[Collected data entries]
☆ ☆ ☆ ☆ ☆

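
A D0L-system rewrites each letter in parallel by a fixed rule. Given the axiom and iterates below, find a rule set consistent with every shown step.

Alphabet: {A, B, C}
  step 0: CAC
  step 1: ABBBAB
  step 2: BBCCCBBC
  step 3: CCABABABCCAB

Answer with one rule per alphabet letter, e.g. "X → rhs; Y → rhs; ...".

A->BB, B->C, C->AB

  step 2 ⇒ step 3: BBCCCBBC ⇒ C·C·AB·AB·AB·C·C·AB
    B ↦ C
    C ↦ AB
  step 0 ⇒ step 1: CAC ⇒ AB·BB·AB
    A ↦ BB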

☆ ☆ ☆ ☆ ☆

[What this task involves] Your answer should consist only of the lines from the one with "Answer with one" through the last line of the entries above, retyped exactly.

[Result of this exercise]
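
Answer with one rule per alphabet letter, e.g. "X → rhs; Y → rhs; ...".

A->BB, B->C, C->AB

  step 2 ⇒ step 3: BBCCCBBC ⇒ C·C·AB·AB·AB·C·C·AB
    B ↦ C
    C ↦ AB
  step 0 ⇒ step 1: CAC ⇒ AB·BB·AB
    A ↦ BB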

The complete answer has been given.